### WHAT YOU WILL DO
Word for word, restate every record.

### SUPPLIED ENTRIES
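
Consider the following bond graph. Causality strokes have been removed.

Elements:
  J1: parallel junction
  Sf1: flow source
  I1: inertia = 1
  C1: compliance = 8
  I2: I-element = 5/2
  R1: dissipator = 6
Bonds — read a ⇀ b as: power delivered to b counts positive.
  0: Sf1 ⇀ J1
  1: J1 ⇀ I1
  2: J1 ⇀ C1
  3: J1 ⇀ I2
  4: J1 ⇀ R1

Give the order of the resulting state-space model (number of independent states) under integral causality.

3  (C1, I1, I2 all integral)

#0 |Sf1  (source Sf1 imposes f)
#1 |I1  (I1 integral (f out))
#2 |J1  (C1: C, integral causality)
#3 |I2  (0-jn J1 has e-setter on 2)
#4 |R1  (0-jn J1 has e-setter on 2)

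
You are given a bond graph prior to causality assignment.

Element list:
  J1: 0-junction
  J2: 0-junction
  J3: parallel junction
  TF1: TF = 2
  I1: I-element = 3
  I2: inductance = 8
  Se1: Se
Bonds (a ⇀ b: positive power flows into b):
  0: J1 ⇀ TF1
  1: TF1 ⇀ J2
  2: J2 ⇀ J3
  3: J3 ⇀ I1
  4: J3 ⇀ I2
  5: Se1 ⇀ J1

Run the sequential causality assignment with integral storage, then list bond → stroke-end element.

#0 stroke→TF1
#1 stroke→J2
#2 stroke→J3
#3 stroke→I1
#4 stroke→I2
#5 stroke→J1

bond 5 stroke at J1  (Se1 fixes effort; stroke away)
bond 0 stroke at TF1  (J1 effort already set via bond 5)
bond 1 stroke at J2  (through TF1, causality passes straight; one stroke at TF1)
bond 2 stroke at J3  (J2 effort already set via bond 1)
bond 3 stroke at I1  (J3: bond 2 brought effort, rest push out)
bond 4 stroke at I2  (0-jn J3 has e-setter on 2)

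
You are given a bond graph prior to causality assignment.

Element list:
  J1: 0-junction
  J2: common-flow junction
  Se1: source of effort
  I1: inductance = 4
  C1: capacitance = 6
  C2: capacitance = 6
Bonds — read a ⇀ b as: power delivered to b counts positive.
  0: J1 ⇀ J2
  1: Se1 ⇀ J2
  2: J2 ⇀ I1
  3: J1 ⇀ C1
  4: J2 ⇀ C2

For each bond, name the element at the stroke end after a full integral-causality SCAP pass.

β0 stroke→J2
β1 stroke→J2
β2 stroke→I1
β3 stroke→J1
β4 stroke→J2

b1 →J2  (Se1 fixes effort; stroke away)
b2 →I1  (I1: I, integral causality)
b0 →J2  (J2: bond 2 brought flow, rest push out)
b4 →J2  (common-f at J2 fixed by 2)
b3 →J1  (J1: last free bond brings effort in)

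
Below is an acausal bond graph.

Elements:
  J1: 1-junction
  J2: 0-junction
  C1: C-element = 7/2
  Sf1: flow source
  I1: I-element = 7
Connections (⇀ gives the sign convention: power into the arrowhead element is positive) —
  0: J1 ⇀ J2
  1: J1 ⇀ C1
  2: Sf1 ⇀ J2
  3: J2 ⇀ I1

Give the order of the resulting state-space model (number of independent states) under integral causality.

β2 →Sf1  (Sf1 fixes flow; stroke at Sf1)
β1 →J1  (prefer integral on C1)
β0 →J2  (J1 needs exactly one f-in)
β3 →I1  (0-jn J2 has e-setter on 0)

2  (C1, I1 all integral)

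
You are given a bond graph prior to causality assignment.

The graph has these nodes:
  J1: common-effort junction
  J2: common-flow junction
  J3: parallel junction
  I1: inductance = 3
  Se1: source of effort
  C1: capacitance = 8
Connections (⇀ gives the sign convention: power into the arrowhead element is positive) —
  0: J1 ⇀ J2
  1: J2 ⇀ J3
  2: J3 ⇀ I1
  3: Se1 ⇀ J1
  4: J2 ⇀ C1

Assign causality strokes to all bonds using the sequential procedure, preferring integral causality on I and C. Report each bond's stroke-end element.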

### RESULT FOR THIS TASK
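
Consider the following bond graph. Causality strokes have been removed.

Elements:
  J1: parallel junction
  Sf1: flow source
  I1: inertia = 1
  C1: compliance = 8
  I2: I-element = 5/2
  R1: dissipator = 6
Bonds — read a ⇀ b as: power delivered to b counts positive.
  0: Sf1 ⇀ J1
  1: J1 ⇀ I1
  2: J1 ⇀ C1
  3: J1 ⇀ I2
  4: J1 ⇀ R1

Give the order of the resulting state-space model (number of independent states) under integral causality.

3  (C1, I1, I2 all integral)

#0 |Sf1  (source Sf1 imposes f)
#1 |I1  (I1 integral (f out))
#2 |J1  (C1: C, integral causality)
#3 |I2  (0-jn J1 has e-setter on 2)
#4 |R1  (0-jn J1 has e-setter on 2)

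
You are given a bond graph prior to causality assignment.

Element list:
  J1: 0-junction
  J2: 0-junction
  J3: parallel junction
  TF1: TF = 2
  I1: I-element = 3
  I2: inductance = 8
  Se1: Se
Bonds (a ⇀ b: positive power flows into b):
  0: J1 ⇀ TF1
  1: TF1 ⇀ J2
  2: J2 ⇀ J3
  3: J3 ⇀ I1
  4: J3 ⇀ I2
  5: Se1 ⇀ J1

Run the sequential causality assignment with integral storage, then list bond → stroke-end element.

#0 stroke→TF1
#1 stroke→J2
#2 stroke→J3
#3 stroke→I1
#4 stroke→I2
#5 stroke→J1

bond 5 stroke at J1  (Se1 fixes effort; stroke away)
bond 0 stroke at TF1  (J1 effort already set via bond 5)
bond 1 stroke at J2  (through TF1, causality passes straight; one stroke at TF1)
bond 2 stroke at J3  (J2 effort already set via bond 1)
bond 3 stroke at I1  (J3: bond 2 brought effort, rest push out)
bond 4 stroke at I2  (0-jn J3 has e-setter on 2)

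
You are given a bond graph prior to causality assignment.

Element list:
  J1: 0-junction
  J2: common-flow junction
  Se1: source of effort
  I1: inductance = 4
  C1: capacitance = 6
  C2: capacitance = 6
Bonds — read a ⇀ b as: power delivered to b counts positive.
  0: J1 ⇀ J2
  1: Se1 ⇀ J2
  2: J2 ⇀ I1
  3: J1 ⇀ C1
  4: J2 ⇀ C2

For each bond, name the element at the stroke end after a full integral-causality SCAP pass.

β0 stroke→J2
β1 stroke→J2
β2 stroke→I1
β3 stroke→J1
β4 stroke→J2

b1 →J2  (Se1 fixes effort; stroke away)
b2 →I1  (I1: I, integral causality)
b0 →J2  (J2: bond 2 brought flow, rest push out)
b4 →J2  (common-f at J2 fixed by 2)
b3 →J1  (J1: last free bond brings effort in)

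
Below is an acausal bond graph.

Elements:
  J1: 1-junction
  J2: 0-junction
  C1: C-element = 7/2
  Sf1: flow source
  I1: I-element = 7
Connections (⇀ gives the sign convention: power into the arrowhead element is positive) —
  0: J1 ⇀ J2
  1: J1 ⇀ C1
  2: Sf1 ⇀ J2
  3: J2 ⇀ I1

Give the order of the resulting state-space model (number of independent states) under integral causality.

β2 →Sf1  (Sf1 fixes flow; stroke at Sf1)
β1 →J1  (prefer integral on C1)
β0 →J2  (J1 needs exactly one f-in)
β3 →I1  (0-jn J2 has e-setter on 0)

2  (C1, I1 all integral)

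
You are given a bond graph prior to causality assignment.

The graph has these nodes:
  J1: common-effort junction
  J2: common-flow junction
  J3: parallel junction
  I1: inductance = 3
  Se1: source of effort
  C1: capacitance = 8
Connections (⇀ gives the sign convention: power into the arrowhead element is positive) —
  0: J1 ⇀ J2
  1: J2 ⇀ J3
  2: J3 ⇀ I1
  3: Se1 ⇀ J1
  4: J2 ⇀ C1

Assign causality strokes to all bonds using the sequential procedure, preferring integral causality on I and C. Report each bond's stroke-end element.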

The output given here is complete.